> **Assignment**
Please reproduce the entries in full. Keep every character the same.
Supplied material START
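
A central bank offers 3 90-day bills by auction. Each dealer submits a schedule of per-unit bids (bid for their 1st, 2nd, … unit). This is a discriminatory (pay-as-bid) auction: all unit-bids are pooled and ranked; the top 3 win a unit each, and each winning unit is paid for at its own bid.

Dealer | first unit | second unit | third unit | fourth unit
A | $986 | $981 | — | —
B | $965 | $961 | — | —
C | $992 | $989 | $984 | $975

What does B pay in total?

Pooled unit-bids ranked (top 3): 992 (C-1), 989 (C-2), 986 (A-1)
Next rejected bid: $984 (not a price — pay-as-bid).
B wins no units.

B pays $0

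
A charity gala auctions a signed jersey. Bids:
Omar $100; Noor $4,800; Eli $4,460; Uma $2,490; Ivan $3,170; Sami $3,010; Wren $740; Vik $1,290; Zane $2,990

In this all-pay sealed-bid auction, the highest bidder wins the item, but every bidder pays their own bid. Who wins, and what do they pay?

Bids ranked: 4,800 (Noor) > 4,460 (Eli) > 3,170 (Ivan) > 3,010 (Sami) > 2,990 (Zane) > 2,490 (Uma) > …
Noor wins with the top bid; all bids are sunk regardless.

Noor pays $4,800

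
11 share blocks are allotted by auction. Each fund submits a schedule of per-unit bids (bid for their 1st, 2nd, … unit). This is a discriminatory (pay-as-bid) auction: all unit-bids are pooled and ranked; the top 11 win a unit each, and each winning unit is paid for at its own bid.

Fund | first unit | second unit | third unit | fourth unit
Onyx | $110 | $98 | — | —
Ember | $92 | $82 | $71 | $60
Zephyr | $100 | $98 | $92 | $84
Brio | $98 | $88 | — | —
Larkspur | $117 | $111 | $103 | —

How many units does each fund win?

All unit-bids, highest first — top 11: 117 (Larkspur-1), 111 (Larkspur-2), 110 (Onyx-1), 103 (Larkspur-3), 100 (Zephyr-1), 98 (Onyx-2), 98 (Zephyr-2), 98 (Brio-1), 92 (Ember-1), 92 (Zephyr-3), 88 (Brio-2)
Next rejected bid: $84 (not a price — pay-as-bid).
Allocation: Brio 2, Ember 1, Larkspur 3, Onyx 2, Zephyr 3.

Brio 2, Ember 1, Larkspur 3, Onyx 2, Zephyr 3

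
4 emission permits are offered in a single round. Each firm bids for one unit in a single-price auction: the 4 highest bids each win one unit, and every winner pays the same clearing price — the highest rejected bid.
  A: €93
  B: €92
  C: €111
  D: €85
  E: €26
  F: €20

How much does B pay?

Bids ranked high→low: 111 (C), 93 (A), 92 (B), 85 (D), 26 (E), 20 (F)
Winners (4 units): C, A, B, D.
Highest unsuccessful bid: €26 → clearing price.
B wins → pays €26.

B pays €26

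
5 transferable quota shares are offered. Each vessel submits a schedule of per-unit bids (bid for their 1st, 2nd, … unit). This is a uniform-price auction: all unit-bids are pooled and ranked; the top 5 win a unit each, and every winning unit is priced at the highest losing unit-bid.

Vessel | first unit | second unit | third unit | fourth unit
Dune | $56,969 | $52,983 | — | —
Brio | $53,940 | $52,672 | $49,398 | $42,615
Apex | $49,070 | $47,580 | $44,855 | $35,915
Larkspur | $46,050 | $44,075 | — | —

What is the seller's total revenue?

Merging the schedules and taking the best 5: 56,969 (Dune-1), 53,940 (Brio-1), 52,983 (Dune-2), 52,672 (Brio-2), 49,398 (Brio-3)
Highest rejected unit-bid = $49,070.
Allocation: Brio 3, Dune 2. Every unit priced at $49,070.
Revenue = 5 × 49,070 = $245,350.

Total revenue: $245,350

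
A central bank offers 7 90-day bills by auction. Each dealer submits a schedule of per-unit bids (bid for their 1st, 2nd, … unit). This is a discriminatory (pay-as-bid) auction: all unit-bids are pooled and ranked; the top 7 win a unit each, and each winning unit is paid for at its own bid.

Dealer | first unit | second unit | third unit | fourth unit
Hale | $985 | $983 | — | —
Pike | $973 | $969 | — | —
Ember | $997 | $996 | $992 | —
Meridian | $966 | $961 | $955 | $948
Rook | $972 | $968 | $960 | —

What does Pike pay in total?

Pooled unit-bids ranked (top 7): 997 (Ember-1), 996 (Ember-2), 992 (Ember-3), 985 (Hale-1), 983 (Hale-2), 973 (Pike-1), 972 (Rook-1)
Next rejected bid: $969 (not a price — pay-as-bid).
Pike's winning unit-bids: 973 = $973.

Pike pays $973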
Supplied material END
> **Output below**
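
A central bank offers 3 90-day bills by auction. Each dealer submits a schedule of per-unit bids (bid for their 1st, 2nd, … unit). This is a discriminatory (pay-as-bid) auction: all unit-bids are pooled and ranked; the top 3 win a unit each, and each winning unit is paid for at its own bid.

Dealer | first unit | second unit | third unit | fourth unit
A | $986 | $981 | — | —
B | $965 | $961 | — | —
C | $992 | $989 | $984 | $975

What does B pay in total?

Pooled unit-bids ranked (top 3): 992 (C-1), 989 (C-2), 986 (A-1)
Next rejected bid: $984 (not a price — pay-as-bid).
B wins no units.

B pays $0

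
A charity gala auctions a signed jersey. Bids:
Omar $100; Noor $4,800; Eli $4,460; Uma $2,490; Ivan $3,170; Sami $3,010; Wren $740; Vik $1,290; Zane $2,990

In this all-pay sealed-bid auction, the highest bidder wins the item, but every bidder pays their own bid. Who wins, and what do they pay?

Bids ranked: 4,800 (Noor) > 4,460 (Eli) > 3,170 (Ivan) > 3,010 (Sami) > 2,990 (Zane) > 2,490 (Uma) > …
Noor wins with the top bid; all bids are sunk regardless.

Noor pays $4,800

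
11 share blocks are allotted by auction. Each fund submits a schedule of per-unit bids (bid for their 1st, 2nd, … unit). This is a discriminatory (pay-as-bid) auction: all unit-bids are pooled and ranked; the top 11 win a unit each, and each winning unit is paid for at its own bid.

Fund | first unit | second unit | third unit | fourth unit
Onyx | $110 | $98 | — | —
Ember | $92 | $82 | $71 | $60
Zephyr | $100 | $98 | $92 | $84
Brio | $98 | $88 | — | —
Larkspur | $117 | $111 | $103 | —

How many units does each fund win?

All unit-bids, highest first — top 11: 117 (Larkspur-1), 111 (Larkspur-2), 110 (Onyx-1), 103 (Larkspur-3), 100 (Zephyr-1), 98 (Onyx-2), 98 (Zephyr-2), 98 (Brio-1), 92 (Ember-1), 92 (Zephyr-3), 88 (Brio-2)
Next rejected bid: $84 (not a price — pay-as-bid).
Allocation: Brio 2, Ember 1, Larkspur 3, Onyx 2, Zephyr 3.

Brio 2, Ember 1, Larkspur 3, Onyx 2, Zephyr 3

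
4 emission permits are offered in a single round. Each firm bids for one unit in a single-price auction: the 4 highest bids each win one unit, and every winner pays the same clearing price — the highest rejected bid.
  A: €93
  B: €92
  C: €111
  D: €85
  E: €26
  F: €20

How much does B pay?

Bids ranked high→low: 111 (C), 93 (A), 92 (B), 85 (D), 26 (E), 20 (F)
Winners (4 units): C, A, B, D.
Highest unsuccessful bid: €26 → clearing price.
B wins → pays €26.

B pays €26

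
5 transferable quota shares are offered. Each vessel submits a schedule of per-unit bids (bid for their 1st, 2nd, … unit). This is a uniform-price auction: all unit-bids are pooled and ranked; the top 5 win a unit each, and every winning unit is priced at the highest losing unit-bid.

Vessel | first unit | second unit | third unit | fourth unit
Dune | $56,969 | $52,983 | — | —
Brio | $53,940 | $52,672 | $49,398 | $42,615
Apex | $49,070 | $47,580 | $44,855 | $35,915
Larkspur | $46,050 | $44,075 | — | —

What is the seller's total revenue?

Merging the schedules and taking the best 5: 56,969 (Dune-1), 53,940 (Brio-1), 52,983 (Dune-2), 52,672 (Brio-2), 49,398 (Brio-3)
Highest rejected unit-bid = $49,070.
Allocation: Brio 3, Dune 2. Every unit priced at $49,070.
Revenue = 5 × 49,070 = $245,350.

Total revenue: $245,350

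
A central bank offers 7 90-day bills by auction. Each dealer submits a schedule of per-unit bids (bid for their 1st, 2nd, … unit). This is a discriminatory (pay-as-bid) auction: all unit-bids are pooled and ranked; the top 7 win a unit each, and each winning unit is paid for at its own bid.

Dealer | first unit | second unit | third unit | fourth unit
Hale | $985 | $983 | — | —
Pike | $973 | $969 | — | —
Ember | $997 | $996 | $992 | —
Meridian | $966 | $961 | $955 | $948
Rook | $972 | $968 | $960 | —

What does Pike pay in total?

Pooled unit-bids ranked (top 7): 997 (Ember-1), 996 (Ember-2), 992 (Ember-3), 985 (Hale-1), 983 (Hale-2), 973 (Pike-1), 972 (Rook-1)
Next rejected bid: $969 (not a price — pay-as-bid).
Pike's winning unit-bids: 973 = $973.

Pike pays $973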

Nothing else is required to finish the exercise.